▶ WHAT IS BEING ASKED: Start at the line with "Decode: 1010011001" in the records below, stop at the line with "Report the Huffman code for each symbol.", and return every line in that span exactly, the two end lines included.

****

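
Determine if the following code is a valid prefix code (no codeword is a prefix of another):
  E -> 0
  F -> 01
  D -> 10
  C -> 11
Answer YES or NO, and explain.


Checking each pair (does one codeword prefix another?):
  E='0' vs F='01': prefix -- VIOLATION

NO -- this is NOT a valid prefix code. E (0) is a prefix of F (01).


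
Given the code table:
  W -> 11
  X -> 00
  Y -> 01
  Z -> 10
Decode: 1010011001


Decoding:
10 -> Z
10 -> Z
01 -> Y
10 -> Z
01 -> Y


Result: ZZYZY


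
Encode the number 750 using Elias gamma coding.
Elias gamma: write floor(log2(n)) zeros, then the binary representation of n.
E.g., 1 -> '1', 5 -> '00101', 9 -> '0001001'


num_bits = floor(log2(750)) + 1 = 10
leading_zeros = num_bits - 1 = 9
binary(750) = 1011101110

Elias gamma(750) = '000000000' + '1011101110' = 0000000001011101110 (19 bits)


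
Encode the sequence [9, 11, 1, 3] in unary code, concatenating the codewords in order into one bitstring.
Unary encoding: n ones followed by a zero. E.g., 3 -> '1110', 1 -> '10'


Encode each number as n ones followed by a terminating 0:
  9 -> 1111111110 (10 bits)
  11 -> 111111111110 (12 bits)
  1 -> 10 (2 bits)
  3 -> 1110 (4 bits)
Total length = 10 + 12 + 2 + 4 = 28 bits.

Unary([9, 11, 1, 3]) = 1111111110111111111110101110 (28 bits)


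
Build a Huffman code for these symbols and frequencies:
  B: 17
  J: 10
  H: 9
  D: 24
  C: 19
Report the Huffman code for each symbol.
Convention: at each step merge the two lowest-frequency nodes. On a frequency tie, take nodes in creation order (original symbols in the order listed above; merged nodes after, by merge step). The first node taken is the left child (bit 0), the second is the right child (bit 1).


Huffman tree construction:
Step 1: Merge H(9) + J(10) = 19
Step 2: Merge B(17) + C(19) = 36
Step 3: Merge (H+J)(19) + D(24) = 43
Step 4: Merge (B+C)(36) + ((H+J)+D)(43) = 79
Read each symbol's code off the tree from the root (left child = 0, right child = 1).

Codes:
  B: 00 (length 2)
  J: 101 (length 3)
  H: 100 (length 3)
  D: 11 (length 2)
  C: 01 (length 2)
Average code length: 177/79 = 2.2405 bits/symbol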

****

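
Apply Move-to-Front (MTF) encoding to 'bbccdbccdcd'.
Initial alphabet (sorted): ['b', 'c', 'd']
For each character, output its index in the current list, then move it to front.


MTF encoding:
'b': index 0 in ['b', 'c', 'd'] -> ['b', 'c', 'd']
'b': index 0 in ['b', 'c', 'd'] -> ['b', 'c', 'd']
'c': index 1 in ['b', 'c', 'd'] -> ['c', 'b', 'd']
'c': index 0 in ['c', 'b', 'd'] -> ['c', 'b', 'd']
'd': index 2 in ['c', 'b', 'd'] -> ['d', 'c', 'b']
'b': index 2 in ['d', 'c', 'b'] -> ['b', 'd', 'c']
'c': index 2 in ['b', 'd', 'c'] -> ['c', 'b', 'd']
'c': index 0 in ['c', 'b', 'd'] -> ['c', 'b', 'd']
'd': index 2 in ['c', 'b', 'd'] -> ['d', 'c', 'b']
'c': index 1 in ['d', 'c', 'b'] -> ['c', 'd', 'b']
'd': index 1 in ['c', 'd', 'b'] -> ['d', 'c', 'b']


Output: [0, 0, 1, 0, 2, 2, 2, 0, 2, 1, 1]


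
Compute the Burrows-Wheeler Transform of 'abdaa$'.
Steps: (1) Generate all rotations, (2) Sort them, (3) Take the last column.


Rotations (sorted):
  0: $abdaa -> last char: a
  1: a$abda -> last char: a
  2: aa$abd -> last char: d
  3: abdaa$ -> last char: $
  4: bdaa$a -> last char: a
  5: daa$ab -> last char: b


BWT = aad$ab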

****

▶ SOLUTION FOR THIS TASK:
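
Decode: 1010011001


Decoding:
10 -> Z
10 -> Z
01 -> Y
10 -> Z
01 -> Y


Result: ZZYZY


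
Encode the number 750 using Elias gamma coding.
Elias gamma: write floor(log2(n)) zeros, then the binary representation of n.
E.g., 1 -> '1', 5 -> '00101', 9 -> '0001001'


num_bits = floor(log2(750)) + 1 = 10
leading_zeros = num_bits - 1 = 9
binary(750) = 1011101110

Elias gamma(750) = '000000000' + '1011101110' = 0000000001011101110 (19 bits)


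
Encode the sequence [9, 11, 1, 3] in unary code, concatenating the codewords in order into one bitstring.
Unary encoding: n ones followed by a zero. E.g., 3 -> '1110', 1 -> '10'


Encode each number as n ones followed by a terminating 0:
  9 -> 1111111110 (10 bits)
  11 -> 111111111110 (12 bits)
  1 -> 10 (2 bits)
  3 -> 1110 (4 bits)
Total length = 10 + 12 + 2 + 4 = 28 bits.

Unary([9, 11, 1, 3]) = 1111111110111111111110101110 (28 bits)


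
Build a Huffman code for these symbols and frequencies:
  B: 17
  J: 10
  H: 9
  D: 24
  C: 19
Report the Huffman code for each symbol.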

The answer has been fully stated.